TASK OBJECTIVE
Among the entries below, find every line that has "Reach" and pull it out.

GIVEN RECORDS
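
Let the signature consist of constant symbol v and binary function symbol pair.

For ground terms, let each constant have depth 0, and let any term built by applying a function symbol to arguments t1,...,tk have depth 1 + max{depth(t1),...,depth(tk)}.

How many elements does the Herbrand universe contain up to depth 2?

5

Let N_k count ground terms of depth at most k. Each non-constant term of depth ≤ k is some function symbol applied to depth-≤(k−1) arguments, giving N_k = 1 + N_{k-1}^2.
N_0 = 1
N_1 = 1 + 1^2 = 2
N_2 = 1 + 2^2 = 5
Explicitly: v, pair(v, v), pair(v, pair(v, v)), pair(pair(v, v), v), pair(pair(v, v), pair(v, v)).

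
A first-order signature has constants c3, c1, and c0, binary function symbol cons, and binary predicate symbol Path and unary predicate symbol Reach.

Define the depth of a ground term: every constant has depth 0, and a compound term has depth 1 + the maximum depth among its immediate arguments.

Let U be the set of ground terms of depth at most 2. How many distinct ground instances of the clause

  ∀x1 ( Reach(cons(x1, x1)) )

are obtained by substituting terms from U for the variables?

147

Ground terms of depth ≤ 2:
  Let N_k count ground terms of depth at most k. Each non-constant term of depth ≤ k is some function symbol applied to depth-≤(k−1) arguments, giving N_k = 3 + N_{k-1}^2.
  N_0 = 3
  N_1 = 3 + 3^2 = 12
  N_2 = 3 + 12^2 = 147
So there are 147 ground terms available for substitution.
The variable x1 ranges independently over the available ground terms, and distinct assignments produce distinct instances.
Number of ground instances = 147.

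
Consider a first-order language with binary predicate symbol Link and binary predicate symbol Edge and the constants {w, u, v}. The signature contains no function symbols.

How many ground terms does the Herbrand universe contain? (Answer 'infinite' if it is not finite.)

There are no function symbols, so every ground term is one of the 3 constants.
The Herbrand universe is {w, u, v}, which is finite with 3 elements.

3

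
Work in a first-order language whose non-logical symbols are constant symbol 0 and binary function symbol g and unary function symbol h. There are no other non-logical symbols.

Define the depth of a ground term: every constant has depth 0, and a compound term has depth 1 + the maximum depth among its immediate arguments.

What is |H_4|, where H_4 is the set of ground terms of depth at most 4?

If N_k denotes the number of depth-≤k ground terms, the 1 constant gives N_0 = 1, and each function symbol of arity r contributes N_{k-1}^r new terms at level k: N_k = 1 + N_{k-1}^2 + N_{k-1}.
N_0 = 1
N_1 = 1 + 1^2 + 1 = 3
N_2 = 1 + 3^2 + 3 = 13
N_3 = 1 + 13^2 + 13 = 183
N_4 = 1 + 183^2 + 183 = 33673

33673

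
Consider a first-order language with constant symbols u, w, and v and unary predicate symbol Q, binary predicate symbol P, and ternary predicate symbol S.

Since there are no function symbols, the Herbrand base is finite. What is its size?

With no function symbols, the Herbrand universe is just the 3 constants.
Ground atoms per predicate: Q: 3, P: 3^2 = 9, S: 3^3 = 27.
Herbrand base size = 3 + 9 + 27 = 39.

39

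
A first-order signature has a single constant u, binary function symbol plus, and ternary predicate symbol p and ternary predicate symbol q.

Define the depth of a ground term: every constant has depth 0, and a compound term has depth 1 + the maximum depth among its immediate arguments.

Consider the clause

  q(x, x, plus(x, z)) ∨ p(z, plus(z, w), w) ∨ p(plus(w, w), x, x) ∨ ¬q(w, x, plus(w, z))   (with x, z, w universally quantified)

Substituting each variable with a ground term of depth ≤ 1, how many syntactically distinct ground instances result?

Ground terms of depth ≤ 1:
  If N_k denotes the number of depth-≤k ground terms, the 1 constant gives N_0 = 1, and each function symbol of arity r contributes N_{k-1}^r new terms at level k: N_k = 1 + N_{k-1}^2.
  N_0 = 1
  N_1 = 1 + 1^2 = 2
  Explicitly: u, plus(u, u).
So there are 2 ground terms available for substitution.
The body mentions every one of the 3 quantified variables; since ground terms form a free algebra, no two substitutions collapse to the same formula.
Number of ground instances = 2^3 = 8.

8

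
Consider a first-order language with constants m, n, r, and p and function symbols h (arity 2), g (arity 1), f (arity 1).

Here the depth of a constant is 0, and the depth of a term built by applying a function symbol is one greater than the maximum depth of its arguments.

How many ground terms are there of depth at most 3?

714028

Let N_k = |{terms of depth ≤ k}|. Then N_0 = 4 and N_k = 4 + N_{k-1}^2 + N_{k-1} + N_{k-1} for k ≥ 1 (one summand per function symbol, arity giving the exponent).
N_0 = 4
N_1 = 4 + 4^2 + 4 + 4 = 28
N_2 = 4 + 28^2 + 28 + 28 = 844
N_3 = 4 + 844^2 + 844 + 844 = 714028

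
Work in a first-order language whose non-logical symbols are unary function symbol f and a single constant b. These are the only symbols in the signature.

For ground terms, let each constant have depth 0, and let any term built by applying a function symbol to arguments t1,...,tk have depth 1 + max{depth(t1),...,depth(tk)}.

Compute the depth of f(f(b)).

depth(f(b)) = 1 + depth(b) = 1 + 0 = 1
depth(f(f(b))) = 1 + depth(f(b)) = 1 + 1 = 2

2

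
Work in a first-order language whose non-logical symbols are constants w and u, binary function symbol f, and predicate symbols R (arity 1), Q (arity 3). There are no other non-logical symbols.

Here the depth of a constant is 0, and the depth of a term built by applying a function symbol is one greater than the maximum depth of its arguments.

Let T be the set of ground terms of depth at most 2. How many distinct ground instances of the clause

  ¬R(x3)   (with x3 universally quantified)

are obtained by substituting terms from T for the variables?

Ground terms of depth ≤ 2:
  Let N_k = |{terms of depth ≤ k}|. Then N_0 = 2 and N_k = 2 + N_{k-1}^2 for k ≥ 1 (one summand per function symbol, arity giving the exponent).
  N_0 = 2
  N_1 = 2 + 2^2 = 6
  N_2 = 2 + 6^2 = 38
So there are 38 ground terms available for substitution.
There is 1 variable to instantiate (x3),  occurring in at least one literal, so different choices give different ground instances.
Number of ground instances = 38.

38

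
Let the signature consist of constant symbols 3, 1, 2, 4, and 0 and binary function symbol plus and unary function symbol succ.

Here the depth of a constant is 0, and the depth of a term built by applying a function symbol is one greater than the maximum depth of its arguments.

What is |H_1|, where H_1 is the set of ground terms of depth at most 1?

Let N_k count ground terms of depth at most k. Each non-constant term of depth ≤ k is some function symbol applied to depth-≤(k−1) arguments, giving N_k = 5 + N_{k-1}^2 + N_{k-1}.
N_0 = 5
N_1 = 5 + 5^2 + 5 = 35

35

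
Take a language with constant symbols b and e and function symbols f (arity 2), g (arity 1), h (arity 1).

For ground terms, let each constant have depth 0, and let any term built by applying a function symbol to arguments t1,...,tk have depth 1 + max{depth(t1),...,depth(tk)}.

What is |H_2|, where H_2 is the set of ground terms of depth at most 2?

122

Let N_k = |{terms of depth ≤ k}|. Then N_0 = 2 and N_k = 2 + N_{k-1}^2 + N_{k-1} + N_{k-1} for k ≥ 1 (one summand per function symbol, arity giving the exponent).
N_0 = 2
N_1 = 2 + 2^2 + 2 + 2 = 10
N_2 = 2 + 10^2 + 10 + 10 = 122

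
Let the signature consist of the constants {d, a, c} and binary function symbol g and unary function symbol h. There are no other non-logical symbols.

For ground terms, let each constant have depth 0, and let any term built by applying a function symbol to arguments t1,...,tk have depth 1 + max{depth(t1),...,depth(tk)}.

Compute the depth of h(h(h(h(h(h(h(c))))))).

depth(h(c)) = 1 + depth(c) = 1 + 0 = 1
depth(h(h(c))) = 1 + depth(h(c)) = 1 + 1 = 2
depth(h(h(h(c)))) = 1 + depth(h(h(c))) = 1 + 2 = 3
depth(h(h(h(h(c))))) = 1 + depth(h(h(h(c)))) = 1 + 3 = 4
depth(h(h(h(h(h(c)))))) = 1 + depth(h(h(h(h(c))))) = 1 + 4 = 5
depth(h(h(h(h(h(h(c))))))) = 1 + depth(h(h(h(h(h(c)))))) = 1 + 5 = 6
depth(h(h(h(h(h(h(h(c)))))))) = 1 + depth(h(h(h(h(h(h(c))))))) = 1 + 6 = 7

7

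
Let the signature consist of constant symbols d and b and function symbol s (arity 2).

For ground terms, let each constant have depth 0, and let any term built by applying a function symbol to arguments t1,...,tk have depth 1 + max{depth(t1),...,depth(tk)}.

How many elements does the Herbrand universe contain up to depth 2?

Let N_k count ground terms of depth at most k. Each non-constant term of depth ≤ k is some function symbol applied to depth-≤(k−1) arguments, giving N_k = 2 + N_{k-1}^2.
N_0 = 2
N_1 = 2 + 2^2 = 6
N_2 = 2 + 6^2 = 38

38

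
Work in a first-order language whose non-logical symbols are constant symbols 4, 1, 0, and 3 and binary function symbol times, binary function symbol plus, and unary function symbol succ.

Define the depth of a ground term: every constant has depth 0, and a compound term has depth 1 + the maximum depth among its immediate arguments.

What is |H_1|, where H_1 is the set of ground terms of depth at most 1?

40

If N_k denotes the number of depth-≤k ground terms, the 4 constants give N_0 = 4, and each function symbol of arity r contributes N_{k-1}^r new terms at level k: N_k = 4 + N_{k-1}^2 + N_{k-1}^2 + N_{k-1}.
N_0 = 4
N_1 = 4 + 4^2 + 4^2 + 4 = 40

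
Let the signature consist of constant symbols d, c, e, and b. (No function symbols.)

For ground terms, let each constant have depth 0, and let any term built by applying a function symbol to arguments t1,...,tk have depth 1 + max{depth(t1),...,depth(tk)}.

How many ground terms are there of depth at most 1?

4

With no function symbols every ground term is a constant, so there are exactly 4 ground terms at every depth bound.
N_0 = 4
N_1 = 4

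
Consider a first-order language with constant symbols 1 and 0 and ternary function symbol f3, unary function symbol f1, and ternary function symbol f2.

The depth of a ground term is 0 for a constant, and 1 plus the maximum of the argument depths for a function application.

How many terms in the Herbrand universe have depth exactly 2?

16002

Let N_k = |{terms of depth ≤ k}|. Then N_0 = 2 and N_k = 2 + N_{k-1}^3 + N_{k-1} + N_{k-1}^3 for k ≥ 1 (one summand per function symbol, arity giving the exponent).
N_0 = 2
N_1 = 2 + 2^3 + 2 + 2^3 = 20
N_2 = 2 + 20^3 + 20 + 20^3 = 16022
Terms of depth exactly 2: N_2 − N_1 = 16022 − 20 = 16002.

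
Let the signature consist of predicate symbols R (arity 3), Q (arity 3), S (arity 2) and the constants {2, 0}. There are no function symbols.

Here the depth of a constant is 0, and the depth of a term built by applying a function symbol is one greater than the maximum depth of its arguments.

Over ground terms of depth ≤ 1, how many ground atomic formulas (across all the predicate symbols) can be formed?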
* * *
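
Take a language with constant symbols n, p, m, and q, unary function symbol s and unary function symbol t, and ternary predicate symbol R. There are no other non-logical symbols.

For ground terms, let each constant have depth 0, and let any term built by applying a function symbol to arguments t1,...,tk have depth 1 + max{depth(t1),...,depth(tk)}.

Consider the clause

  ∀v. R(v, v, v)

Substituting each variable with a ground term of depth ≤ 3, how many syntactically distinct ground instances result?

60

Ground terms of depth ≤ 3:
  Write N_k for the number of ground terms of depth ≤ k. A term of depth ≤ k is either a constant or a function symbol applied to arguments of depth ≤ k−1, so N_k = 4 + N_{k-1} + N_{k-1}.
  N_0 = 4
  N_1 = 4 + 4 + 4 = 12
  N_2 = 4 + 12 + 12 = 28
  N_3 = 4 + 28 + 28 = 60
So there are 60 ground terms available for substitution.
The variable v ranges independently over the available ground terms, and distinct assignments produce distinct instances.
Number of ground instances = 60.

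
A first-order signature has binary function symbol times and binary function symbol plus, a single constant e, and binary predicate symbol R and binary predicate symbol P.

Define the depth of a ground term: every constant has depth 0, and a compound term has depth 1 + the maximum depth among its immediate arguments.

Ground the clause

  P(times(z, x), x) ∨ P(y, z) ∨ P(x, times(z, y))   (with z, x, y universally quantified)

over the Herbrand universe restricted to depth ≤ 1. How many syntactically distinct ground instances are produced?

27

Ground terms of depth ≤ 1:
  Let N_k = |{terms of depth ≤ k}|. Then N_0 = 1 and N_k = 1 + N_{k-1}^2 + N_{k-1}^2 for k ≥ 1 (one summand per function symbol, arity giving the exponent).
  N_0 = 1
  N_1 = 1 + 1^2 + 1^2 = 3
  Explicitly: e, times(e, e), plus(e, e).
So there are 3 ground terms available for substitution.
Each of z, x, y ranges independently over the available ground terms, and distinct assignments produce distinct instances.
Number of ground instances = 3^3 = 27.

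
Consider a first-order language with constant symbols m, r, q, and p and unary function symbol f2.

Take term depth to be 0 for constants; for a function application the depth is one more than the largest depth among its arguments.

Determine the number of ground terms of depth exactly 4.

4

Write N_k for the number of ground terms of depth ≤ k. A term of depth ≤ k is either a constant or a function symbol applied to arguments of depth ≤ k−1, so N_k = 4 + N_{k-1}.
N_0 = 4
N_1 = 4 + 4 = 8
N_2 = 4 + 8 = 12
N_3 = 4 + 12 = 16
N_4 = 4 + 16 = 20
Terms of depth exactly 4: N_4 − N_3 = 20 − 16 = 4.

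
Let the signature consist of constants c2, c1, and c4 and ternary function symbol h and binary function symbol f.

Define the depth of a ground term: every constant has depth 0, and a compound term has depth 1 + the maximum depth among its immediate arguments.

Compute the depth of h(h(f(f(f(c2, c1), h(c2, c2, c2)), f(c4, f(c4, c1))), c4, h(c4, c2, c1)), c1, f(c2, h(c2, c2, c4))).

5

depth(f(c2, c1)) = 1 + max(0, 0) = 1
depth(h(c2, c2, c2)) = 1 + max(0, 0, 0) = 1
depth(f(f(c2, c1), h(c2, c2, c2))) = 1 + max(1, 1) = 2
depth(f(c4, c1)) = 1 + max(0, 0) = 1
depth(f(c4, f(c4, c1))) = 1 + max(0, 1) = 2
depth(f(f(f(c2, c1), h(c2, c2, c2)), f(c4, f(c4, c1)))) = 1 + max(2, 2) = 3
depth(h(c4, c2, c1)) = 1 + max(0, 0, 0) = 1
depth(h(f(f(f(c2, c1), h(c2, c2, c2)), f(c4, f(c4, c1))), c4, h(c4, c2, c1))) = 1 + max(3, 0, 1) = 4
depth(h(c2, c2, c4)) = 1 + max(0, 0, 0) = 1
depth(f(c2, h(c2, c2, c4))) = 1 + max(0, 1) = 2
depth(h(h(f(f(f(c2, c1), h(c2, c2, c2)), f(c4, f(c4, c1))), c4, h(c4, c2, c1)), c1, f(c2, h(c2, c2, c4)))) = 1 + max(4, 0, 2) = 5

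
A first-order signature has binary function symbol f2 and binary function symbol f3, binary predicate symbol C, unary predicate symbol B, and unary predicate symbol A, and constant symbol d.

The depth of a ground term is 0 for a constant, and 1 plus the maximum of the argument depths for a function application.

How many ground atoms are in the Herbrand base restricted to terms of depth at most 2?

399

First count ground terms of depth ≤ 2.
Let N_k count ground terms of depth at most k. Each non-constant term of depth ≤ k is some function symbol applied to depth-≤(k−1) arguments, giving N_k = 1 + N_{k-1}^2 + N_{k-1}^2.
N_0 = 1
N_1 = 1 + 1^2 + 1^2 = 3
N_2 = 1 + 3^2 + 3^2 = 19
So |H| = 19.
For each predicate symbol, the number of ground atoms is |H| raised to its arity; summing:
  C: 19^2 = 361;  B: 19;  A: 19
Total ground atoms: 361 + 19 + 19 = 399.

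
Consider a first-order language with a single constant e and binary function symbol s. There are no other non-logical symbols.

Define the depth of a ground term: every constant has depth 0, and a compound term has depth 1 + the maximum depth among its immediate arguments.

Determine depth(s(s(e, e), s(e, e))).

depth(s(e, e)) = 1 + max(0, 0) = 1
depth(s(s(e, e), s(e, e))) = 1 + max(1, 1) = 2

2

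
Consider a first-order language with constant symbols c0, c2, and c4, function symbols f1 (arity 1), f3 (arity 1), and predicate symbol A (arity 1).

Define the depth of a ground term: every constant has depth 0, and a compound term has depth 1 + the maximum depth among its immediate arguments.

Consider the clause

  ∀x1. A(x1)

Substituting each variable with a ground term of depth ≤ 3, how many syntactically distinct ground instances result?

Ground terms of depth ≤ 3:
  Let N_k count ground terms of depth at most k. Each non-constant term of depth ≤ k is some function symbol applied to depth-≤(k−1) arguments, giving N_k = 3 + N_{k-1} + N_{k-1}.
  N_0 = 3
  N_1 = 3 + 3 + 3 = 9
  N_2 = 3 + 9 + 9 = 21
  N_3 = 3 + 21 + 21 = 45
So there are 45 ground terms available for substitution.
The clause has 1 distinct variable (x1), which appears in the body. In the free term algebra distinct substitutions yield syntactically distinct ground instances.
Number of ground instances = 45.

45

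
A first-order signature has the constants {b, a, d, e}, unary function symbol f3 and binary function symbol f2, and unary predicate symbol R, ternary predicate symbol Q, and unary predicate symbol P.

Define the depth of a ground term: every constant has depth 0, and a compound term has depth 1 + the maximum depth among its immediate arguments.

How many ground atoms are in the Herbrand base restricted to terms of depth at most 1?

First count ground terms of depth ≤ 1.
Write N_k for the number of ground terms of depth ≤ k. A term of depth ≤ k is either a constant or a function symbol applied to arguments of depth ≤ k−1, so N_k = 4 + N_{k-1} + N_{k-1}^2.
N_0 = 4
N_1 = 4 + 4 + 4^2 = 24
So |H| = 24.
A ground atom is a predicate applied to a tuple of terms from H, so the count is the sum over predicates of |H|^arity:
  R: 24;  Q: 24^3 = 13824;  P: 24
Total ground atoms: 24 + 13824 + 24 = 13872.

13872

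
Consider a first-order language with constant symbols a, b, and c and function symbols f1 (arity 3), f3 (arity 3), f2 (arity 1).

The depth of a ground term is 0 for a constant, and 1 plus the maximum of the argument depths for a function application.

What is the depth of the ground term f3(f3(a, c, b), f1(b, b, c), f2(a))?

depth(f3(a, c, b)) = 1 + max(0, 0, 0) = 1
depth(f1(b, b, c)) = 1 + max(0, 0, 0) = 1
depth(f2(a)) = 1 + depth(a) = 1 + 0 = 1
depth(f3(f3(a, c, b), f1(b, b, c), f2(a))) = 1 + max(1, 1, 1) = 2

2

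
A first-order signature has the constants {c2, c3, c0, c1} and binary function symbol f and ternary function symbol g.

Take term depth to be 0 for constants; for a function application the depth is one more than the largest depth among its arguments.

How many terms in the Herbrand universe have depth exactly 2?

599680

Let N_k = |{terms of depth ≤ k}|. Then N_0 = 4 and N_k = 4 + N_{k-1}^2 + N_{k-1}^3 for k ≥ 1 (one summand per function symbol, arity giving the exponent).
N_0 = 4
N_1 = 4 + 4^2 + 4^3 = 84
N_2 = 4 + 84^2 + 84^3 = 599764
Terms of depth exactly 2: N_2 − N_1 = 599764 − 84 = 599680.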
* * *
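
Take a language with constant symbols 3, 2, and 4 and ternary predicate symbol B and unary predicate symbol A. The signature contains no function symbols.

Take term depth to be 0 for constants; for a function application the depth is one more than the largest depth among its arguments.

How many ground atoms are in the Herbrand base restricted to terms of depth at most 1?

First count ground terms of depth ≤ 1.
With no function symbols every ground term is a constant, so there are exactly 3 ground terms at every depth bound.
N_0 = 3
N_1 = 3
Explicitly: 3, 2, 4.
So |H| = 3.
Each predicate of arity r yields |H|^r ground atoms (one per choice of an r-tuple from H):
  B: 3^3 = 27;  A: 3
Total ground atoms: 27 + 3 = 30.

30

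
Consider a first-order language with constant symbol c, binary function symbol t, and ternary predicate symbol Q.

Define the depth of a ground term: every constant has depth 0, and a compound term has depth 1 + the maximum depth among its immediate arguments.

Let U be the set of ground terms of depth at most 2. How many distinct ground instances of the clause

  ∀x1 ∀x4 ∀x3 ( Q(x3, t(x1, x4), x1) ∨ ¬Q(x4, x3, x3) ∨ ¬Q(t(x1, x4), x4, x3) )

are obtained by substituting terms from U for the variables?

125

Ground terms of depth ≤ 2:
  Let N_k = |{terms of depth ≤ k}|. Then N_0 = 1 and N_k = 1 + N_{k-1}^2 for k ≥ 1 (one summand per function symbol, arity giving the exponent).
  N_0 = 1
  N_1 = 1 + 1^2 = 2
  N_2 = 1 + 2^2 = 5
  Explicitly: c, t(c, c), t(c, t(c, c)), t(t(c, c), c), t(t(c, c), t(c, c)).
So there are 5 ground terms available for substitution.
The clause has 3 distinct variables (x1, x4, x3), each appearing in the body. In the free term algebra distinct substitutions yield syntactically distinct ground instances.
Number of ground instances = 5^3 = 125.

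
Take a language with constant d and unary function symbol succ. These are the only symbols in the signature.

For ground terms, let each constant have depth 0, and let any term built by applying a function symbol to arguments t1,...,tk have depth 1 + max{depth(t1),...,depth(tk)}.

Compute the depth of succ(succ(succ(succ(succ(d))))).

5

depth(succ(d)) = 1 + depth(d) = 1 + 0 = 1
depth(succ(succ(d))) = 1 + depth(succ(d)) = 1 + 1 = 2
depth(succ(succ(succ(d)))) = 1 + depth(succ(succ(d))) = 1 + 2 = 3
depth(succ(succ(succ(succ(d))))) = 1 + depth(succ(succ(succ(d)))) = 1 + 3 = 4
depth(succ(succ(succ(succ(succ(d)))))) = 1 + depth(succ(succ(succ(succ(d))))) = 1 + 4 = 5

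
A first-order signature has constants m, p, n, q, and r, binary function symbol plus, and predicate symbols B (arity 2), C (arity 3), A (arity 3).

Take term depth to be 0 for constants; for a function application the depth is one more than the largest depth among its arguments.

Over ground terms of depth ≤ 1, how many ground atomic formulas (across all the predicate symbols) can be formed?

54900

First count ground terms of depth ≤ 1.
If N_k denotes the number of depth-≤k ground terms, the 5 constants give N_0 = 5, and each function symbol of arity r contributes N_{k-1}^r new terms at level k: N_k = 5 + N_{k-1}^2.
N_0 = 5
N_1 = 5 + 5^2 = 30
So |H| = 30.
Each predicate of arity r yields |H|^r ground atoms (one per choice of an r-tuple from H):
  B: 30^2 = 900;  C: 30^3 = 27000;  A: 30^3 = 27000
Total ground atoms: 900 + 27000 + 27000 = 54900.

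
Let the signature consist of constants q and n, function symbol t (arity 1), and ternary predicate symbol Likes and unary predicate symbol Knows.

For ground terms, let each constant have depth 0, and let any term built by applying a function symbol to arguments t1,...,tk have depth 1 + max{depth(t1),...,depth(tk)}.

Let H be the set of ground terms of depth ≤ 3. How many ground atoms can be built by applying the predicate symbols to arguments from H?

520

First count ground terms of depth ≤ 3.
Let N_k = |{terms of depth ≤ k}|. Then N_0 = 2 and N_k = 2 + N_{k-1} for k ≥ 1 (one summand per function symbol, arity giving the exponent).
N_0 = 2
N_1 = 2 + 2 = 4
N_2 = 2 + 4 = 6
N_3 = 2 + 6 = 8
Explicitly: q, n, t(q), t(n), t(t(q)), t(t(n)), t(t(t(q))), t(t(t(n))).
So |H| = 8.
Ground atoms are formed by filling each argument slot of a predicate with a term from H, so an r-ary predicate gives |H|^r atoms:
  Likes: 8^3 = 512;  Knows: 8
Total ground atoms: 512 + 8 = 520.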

EXERCISE OUTPUT
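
A first-order signature has constants c3, c1, and c0, binary function symbol cons, and binary predicate symbol Path and unary predicate symbol Reach.
  ∀x1 ( Reach(cons(x1, x1)) )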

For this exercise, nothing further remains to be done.